| Work to complete |
Of all the lines in the material, how many carry the string "picks"? Respond with the number by itself.
◆ ◆ ◆ ◆ ◆ ◆ ◆
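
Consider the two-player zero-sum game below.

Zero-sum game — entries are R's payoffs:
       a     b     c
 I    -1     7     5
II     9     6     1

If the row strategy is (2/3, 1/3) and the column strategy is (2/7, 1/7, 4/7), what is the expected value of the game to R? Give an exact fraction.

Against (2/7, 1/7, 4/7), each row's expected payoff is I: 25/7; II: 4.
Taking the (2/3, 1/3)-weighted average: (2/3)·(25/7) + (1/3)·(4) = 26/7.

26/7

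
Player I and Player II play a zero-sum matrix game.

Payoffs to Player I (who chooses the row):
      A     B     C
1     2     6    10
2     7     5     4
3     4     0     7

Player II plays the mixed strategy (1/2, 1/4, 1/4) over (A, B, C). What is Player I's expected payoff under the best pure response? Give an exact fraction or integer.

23/4

1: (2)·(1/2) + (6)·(1/4) + (10)·(1/4) = 5.
2: (7)·(1/2) + (5)·(1/4) + (4)·(1/4) = 23/4.
3: (4)·(1/2) + (0)·(1/4) + (7)·(1/4) = 15/4.
The best pure response is 2 with expected payoff 23/4.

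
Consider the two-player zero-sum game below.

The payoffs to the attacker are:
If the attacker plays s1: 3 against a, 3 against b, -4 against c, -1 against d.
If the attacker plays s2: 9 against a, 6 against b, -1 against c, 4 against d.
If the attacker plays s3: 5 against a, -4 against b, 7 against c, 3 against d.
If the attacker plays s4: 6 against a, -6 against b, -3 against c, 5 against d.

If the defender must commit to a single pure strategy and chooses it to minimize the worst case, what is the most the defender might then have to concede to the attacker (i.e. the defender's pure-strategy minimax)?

The worst case (largest entry) in each column is a: 9, b: 6, c: 7, d: 5.
The best (smallest) of these is 5.

5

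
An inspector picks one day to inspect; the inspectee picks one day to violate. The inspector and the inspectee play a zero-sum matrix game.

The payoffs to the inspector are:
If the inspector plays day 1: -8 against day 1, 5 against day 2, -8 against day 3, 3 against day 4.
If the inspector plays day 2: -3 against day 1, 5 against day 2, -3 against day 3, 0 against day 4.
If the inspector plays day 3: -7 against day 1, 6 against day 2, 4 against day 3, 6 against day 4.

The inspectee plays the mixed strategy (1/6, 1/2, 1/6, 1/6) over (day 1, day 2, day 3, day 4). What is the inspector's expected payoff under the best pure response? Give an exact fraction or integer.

day 1: (-8)·(1/6) + (5)·(1/2) + (-8)·(1/6) + (3)·(1/6) = 1/3.
day 2: (-3)·(1/6) + (5)·(1/2) + (-3)·(1/6) + (0)·(1/6) = 3/2.
day 3: (-7)·(1/6) + (6)·(1/2) + (4)·(1/6) + (6)·(1/6) = 7/2.
The best pure response is day 3 with expected payoff 7/2.

7/2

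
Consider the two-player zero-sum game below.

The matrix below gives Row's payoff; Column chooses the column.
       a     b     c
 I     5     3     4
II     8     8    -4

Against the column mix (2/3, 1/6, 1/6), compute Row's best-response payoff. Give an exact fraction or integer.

I: (5)·(2/3) + (3)·(1/6) + (4)·(1/6) = 9/2.
II: (8)·(2/3) + (8)·(1/6) + (-4)·(1/6) = 6.
The best pure response is II with expected payoff 6.

6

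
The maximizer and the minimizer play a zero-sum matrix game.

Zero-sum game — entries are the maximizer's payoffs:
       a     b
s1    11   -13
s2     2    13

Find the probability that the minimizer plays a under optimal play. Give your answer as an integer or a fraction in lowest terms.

26/35

Row minima are -13 and 2, so the maximizer's maximin is 2; column maxima are 11 and 13, so the minimizer's minimax is 11. These differ, so the equilibrium is in mixed strategies.
Let the minimizer play a with probability q. The maximizer is indifferent when 11q − 13(1−q) = 2q + 13(1−q), giving q = 26/35.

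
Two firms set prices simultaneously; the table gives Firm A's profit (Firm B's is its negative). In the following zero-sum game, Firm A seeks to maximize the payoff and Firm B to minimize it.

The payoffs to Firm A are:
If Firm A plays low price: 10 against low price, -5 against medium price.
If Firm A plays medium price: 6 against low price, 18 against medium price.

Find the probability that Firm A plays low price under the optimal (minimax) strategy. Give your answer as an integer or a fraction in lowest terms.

Row minima are -5 and 6, so Firm A's maximin is 6; column maxima are 10 and 18, so Firm B's minimax is 10. These differ, so the equilibrium is in mixed strategies.
Let Firm A play low price with probability p. Firm B is indifferent when 10p + 6(1−p) = −5p + 18(1−p), giving p = 4/9.

4/9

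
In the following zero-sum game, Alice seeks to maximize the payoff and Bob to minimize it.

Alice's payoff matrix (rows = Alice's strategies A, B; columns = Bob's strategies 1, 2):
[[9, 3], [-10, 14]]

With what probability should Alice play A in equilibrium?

Row minima are 3 and -10, so Alice's maximin is 3; column maxima are 9 and 14, so Bob's minimax is 9. These differ, so the equilibrium is in mixed strategies.
Let Alice play A with probability p. Bob is indifferent when 9p − 10(1−p) = 3p + 14(1−p), giving p = 4/5.

4/5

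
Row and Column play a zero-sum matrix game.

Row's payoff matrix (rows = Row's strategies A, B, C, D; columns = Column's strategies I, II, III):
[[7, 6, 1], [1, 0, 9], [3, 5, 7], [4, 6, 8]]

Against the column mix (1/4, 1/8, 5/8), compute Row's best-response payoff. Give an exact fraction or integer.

27/4

A: (7)·(1/4) + (6)·(1/8) + (1)·(5/8) = 25/8.
B: (1)·(1/4) + (0)·(1/8) + (9)·(5/8) = 47/8.
C: (3)·(1/4) + (5)·(1/8) + (7)·(5/8) = 23/4.
D: (4)·(1/4) + (6)·(1/8) + (8)·(5/8) = 27/4.
The best pure response is D with expected payoff 27/4.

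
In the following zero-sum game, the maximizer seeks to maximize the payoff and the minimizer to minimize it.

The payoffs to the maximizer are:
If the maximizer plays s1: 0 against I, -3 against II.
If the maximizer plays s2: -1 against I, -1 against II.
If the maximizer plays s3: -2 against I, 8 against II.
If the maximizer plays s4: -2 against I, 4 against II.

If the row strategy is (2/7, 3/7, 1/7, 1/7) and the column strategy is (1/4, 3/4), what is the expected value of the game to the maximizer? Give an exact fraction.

Against (1/4, 3/4), each row's expected payoff is s1: -9/4; s2: -1; s3: 11/2; s4: 5/2.
Taking the (2/7, 3/7, 1/7, 1/7)-weighted average: (2/7)·(-9/4) + (3/7)·(-1) + (1/7)·(11/2) + (1/7)·(5/2) = 1/14.

1/14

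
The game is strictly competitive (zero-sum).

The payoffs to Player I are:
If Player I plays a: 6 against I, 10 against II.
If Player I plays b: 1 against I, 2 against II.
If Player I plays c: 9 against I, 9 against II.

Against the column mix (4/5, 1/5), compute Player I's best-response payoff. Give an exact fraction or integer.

a: (6)·(4/5) + (10)·(1/5) = 34/5.
b: (1)·(4/5) + (2)·(1/5) = 6/5.
c: (9)·(4/5) + (9)·(1/5) = 9.
The best pure response is c with expected payoff 9.

9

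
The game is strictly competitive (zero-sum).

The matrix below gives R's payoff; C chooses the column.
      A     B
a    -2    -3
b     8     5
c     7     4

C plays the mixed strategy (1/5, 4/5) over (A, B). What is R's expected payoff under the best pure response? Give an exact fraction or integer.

28/5

a: (-2)·(1/5) + (-3)·(4/5) = -14/5.
b: (8)·(1/5) + (5)·(4/5) = 28/5.
c: (7)·(1/5) + (4)·(4/5) = 23/5.
The best pure response is b with expected payoff 28/5.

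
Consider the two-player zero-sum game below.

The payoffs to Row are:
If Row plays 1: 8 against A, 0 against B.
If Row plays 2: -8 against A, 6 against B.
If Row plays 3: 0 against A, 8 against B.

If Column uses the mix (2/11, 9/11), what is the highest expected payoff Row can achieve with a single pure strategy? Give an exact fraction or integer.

72/11

1: (8)·(2/11) + (0)·(9/11) = 16/11.
2: (-8)·(2/11) + (6)·(9/11) = 38/11.
3: (0)·(2/11) + (8)·(9/11) = 72/11.
The best pure response is 3 with expected payoff 72/11.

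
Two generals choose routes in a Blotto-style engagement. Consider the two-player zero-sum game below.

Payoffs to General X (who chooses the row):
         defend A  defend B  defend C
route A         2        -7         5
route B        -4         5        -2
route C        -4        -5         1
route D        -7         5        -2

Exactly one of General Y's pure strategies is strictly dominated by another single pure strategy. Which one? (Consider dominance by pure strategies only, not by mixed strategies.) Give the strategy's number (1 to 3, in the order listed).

3

General Y prefers columns that give General X less. Compare defend C with defend A: 2 < 5, -4 < -2, -4 < 1, -7 < -2.
So defend A strictly dominates defend C for General Y; defend C is strictly dominated.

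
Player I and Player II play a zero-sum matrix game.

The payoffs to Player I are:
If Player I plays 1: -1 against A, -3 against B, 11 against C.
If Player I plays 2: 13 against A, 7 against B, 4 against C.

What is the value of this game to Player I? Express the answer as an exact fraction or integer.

Column A is strictly dominated by B for Player II (it gives Player I more in every row).
The remaining 2×2 game on (1, 2) × (B, C) has no saddle point. Let Player I play 1 with probability p; indifference gives −3p + 7(1−p) = 11p + 4(1−p), so p = 3/17.
Similarly Player II's optimal q on B is 7/17, and the value is -3·(7/17) + (11)·(10/17) = 89/17.

89/17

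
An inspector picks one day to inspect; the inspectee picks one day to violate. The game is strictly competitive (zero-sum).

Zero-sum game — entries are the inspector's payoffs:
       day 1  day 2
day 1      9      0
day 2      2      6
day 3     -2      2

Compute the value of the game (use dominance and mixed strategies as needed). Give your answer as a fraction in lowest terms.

54/13

Row day 3 is strictly dominated by row day 2, so the inspector never plays it.
The remaining 2×2 game on (day 1, day 2) × (day 1, day 2) has no saddle point. Let the inspector play day 1 with probability p; indifference gives 9p + 2(1−p) = 6(1−p), so p = 4/13.
Similarly the inspectee's optimal q on day 1 is 6/13, and the value is 9·(6/13) + (0)·(7/13) = 54/13.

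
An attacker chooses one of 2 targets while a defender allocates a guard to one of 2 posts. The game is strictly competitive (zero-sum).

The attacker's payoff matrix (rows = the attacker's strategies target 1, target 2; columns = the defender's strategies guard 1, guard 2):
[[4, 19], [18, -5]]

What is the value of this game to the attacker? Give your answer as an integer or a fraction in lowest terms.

Row minima are 4 and -5, so the attacker's maximin is 4; column maxima are 18 and 19, so the defender's minimax is 18. These differ, so the equilibrium is in mixed strategies.
Let the attacker play target 1 with probability p. The defender is indifferent when 4p + 18(1−p) = 19p − 5(1−p), giving p = 23/38.
Let the defender play guard 1 with probability q. The attacker is indifferent when 4q + 19(1−q) = 18q − 5(1−q), giving q = 12/19.
The value is 4·(12/19) + (19)·(7/19) = 181/19.

181/19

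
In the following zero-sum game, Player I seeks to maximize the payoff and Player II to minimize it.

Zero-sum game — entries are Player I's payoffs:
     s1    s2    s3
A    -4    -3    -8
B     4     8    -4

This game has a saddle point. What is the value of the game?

Row minima: -8, -4 → Player I's maximin is -4.
Column maxima: 4, 8, -4 → Player II's minimax is -4.
They coincide at (B, s3), so the value is -4.

-4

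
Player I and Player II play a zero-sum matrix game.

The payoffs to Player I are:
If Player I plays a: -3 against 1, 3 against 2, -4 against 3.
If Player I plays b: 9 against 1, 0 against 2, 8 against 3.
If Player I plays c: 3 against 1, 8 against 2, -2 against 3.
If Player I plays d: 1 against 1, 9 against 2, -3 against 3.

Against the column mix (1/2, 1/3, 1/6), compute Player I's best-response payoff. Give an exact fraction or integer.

a: (-3)·(1/2) + (3)·(1/3) + (-4)·(1/6) = -7/6.
b: (9)·(1/2) + (0)·(1/3) + (8)·(1/6) = 35/6.
c: (3)·(1/2) + (8)·(1/3) + (-2)·(1/6) = 23/6.
d: (1)·(1/2) + (9)·(1/3) + (-3)·(1/6) = 3.
The best pure response is b with expected payoff 35/6.

35/6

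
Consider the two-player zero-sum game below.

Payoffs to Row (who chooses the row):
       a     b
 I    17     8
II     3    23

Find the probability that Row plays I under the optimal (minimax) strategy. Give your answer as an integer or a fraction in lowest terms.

20/29

Row minima are 8 and 3, so Row's maximin is 8; column maxima are 17 and 23, so Column's minimax is 17. These differ, so the equilibrium is in mixed strategies.
Let Row play I with probability p. Column is indifferent when 17p + 3(1−p) = 8p + 23(1−p), giving p = 20/29.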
◆ ◆ ◆ ◆ ◆ ◆ ◆
| Solution to the problem |
2